## Assigned task
Scan the records below, and wherever a line has the word "positive", pull it out.

## Records shown

........

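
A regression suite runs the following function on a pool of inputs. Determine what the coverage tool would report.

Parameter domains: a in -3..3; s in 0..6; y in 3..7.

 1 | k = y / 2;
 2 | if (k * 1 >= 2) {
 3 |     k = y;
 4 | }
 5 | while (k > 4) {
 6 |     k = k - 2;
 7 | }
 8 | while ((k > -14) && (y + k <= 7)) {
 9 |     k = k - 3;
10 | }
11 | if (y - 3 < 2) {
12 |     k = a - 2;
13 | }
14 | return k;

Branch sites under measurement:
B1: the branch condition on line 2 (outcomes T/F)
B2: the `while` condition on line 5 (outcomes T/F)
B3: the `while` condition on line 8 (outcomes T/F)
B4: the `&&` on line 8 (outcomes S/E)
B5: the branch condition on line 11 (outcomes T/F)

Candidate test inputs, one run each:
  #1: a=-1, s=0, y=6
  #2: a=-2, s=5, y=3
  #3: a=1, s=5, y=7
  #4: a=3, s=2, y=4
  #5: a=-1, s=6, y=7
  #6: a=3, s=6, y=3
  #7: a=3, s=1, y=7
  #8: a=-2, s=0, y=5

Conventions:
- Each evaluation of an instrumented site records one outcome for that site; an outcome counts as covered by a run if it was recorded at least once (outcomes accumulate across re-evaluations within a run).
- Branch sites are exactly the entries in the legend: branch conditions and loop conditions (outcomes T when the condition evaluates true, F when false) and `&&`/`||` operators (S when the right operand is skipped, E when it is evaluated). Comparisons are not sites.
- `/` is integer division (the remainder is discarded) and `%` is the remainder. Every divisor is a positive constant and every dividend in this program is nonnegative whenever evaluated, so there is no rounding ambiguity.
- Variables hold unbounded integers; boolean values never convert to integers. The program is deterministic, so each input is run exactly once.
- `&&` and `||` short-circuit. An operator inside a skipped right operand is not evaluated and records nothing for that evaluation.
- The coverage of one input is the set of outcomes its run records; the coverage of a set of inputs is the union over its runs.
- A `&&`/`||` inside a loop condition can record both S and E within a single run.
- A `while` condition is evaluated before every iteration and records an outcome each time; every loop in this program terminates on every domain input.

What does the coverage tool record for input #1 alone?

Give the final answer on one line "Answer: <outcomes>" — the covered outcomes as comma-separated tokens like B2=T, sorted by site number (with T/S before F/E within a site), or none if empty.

Simulating input #1 (a=-1, s=0, y=6) step by step:
  B1->T, B2->T, B2->F, B4->E, B3->F, B5->F
deduplicating events, the covered set is: B1=T, B2=T, B2=F, B3=F, B4=E, B5=F

Answer: B1=T, B2=T, B2=F, B3=F, B4=E, B5=F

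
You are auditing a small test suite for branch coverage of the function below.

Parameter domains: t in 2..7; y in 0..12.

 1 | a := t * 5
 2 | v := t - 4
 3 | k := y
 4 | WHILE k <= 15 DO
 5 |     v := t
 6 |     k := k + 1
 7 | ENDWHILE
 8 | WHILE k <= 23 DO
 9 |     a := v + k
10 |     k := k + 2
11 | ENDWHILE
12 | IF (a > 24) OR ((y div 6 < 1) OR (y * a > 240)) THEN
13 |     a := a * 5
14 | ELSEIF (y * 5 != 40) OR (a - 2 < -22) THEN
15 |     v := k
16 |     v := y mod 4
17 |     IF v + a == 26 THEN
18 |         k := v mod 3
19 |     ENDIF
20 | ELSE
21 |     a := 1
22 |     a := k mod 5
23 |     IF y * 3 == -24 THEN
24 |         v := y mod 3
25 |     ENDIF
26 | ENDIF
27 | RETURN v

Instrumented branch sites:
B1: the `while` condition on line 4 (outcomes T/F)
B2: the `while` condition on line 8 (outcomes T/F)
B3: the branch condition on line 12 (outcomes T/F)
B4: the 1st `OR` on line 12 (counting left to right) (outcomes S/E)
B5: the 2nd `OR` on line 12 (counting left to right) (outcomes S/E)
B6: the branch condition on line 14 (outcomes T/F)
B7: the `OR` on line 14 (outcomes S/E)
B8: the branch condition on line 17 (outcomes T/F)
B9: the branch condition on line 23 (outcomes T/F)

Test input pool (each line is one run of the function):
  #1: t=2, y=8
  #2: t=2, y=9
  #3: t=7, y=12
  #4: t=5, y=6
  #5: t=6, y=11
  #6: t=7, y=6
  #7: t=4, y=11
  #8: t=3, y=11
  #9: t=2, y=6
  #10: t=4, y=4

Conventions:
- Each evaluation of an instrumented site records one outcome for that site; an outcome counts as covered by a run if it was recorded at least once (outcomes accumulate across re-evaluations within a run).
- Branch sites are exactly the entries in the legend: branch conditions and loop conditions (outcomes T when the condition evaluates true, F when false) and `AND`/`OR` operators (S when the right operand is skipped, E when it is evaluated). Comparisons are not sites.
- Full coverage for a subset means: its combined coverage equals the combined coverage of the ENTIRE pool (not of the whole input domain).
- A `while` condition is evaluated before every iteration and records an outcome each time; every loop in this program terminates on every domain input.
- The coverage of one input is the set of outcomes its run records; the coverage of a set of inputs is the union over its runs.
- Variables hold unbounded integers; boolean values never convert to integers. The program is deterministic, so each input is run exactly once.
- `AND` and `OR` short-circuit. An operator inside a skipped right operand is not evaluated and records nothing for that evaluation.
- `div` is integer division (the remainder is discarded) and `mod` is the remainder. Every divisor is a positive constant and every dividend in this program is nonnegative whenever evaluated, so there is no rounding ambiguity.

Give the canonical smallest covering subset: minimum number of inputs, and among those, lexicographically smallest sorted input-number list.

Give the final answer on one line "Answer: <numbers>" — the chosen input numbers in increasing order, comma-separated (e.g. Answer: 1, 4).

input #1, t=2, y=8: outcomes B1=T, B1=F, B2=T, B2=F, B3=F, B4=E, B5=E, B6=F, B7=E, B9=F
input #2, t=2, y=9: outcomes B1=T, B1=F, B2=T, B2=F, B3=F, B4=E, B5=E, B6=T, B7=S, B8=F
input #3, t=7, y=12: outcomes B1=T, B1=F, B2=T, B2=F, B3=T, B4=S
input #4, t=5, y=6: outcomes B1=T, B1=F, B2=T, B2=F, B3=T, B4=S
input #5, t=6, y=11: outcomes B1=T, B1=F, B2=T, B2=F, B3=T, B4=S
input #6, t=7, y=6: outcomes B1=T, B1=F, B2=T, B2=F, B3=T, B4=S
input #7, t=4, y=11: outcomes B1=T, B1=F, B2=T, B2=F, B3=T, B4=S
input #8, t=3, y=11: outcomes B1=T, B1=F, B2=T, B2=F, B3=T, B4=S
input #9, t=2, y=6: outcomes B1=T, B1=F, B2=T, B2=F, B3=F, B4=E, B5=E, B6=T, B7=S, B8=T
input #10, t=4, y=4: outcomes B1=T, B1=F, B2=T, B2=F, B3=T, B4=S
the full pool covers 16 outcomes: B1=T, B1=F, B2=T, B2=F, B3=T, B3=F, B4=S, B4=E, B5=E, B6=T, B6=F, B7=S, B7=E, B8=T, B8=F, B9=F
size 1 is not enough: best union over all size-1 subsets is 10/16
size 2 is not enough: best union over all size-2 subsets is 13/16
size 3 is not enough: best union over all size-3 subsets is 15/16
at size 4, {1, 2, 3, 9} reaches all 16 outcomes; every lexicographically earlier size-4 subset fails

Answer: 1, 2, 3, 9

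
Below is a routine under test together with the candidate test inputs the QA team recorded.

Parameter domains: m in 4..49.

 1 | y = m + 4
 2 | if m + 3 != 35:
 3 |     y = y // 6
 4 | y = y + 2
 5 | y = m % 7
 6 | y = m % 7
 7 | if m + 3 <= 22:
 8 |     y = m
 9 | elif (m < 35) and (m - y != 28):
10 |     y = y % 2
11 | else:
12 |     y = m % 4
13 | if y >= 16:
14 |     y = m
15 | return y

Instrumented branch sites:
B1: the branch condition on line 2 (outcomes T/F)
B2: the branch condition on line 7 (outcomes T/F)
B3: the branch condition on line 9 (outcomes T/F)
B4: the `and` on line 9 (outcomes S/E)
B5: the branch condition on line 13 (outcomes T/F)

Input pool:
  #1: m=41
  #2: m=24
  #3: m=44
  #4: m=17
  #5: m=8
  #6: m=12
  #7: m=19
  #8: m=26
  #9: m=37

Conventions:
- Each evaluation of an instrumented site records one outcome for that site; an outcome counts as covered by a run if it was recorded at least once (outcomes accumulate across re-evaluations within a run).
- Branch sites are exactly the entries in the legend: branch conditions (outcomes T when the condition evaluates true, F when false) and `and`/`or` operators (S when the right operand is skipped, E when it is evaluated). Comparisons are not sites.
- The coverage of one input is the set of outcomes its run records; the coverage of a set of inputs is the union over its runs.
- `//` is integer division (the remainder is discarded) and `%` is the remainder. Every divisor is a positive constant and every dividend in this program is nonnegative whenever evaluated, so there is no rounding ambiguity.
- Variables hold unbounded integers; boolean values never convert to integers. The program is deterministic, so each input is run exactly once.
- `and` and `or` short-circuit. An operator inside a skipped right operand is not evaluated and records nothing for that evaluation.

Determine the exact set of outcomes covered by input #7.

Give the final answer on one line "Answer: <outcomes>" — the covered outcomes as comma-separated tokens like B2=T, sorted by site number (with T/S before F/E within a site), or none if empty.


Running input #7 (m=19), event by event:
  B1->T, B2->T, B5->T
distinct outcomes covered: B1=T, B2=T, B5=T
Answer: B1=T, B2=T, B5=T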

........

## Solved problem
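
- `/` is integer division (the remainder is discarded) and `%` is the remainder. Every divisor is a positive constant and every dividend in this program is nonnegative whenever evaluated, so there is no rounding ambiguity.
- `div` is integer division (the remainder is discarded) and `mod` is the remainder. Every divisor is a positive constant and every dividend in this program is nonnegative whenever evaluated, so there is no rounding ambiguity.
- `//` is integer division (the remainder is discarded) and `%` is the remainder. Every divisor is a positive constant and every dividend in this program is nonnegative whenever evaluated, so there is no rounding ambiguity.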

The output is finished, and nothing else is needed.